_Exercise directions_. Your answer should be every line below that includes the word "function".

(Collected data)
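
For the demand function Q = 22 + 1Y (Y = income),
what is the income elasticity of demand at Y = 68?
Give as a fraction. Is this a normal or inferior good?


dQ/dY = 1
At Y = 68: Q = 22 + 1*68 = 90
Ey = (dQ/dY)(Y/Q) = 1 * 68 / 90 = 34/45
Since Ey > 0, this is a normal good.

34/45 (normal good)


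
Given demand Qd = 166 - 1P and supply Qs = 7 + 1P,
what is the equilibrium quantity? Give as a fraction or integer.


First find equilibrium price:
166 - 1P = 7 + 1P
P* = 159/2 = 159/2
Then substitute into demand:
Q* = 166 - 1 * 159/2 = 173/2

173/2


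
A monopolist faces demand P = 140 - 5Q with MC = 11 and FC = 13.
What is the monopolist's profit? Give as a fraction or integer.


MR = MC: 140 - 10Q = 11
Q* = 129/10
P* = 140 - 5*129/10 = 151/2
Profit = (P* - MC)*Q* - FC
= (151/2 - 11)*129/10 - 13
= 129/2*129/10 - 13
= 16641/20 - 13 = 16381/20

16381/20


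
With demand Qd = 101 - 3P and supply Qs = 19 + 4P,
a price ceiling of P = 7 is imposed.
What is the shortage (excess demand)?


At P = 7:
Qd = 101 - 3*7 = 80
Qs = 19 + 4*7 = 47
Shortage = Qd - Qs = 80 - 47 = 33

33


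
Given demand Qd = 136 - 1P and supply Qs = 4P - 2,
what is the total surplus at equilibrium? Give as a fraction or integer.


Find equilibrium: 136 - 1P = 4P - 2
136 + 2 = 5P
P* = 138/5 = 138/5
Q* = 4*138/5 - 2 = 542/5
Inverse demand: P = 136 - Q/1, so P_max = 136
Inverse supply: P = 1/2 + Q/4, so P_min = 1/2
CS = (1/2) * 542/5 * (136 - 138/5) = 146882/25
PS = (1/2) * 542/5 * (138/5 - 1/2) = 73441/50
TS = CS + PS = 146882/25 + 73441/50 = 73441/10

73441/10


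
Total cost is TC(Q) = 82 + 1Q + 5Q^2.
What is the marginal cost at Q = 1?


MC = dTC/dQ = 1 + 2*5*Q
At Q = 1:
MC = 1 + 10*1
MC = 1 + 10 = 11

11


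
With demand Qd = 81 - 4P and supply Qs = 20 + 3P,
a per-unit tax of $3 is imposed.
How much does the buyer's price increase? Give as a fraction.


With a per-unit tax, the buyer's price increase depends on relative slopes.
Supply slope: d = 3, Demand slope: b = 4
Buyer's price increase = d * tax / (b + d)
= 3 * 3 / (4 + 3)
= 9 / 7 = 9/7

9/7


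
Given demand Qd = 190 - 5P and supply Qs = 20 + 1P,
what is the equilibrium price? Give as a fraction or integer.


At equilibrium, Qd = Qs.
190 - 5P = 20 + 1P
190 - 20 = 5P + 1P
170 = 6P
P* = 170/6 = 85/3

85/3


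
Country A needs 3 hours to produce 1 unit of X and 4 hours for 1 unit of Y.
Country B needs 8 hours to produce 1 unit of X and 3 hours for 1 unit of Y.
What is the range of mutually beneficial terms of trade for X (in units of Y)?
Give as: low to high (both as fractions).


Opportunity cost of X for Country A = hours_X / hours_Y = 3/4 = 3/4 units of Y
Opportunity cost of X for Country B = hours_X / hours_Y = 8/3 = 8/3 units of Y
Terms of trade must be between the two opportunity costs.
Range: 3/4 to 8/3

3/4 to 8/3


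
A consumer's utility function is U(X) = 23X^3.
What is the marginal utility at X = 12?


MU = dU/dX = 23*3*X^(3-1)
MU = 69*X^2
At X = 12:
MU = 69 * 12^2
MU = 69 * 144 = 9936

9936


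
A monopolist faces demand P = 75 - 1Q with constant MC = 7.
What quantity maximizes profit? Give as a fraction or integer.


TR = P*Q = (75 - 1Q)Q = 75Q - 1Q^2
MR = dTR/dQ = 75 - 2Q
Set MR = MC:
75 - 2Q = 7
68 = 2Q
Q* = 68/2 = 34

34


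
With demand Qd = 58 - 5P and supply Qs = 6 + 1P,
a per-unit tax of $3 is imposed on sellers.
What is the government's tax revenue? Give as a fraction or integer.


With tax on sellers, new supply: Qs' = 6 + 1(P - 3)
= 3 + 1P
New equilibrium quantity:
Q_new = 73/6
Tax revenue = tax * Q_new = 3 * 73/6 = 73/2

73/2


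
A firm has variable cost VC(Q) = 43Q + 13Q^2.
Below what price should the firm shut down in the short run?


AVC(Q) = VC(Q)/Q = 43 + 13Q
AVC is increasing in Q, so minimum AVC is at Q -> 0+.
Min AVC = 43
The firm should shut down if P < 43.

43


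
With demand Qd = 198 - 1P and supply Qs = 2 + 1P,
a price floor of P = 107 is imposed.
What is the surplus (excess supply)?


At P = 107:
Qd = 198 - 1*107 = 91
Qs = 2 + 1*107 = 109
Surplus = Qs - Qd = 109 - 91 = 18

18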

_Your response_.
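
For the demand function Q = 22 + 1Y (Y = income),
A consumer's utility function is U(X) = 23X^3.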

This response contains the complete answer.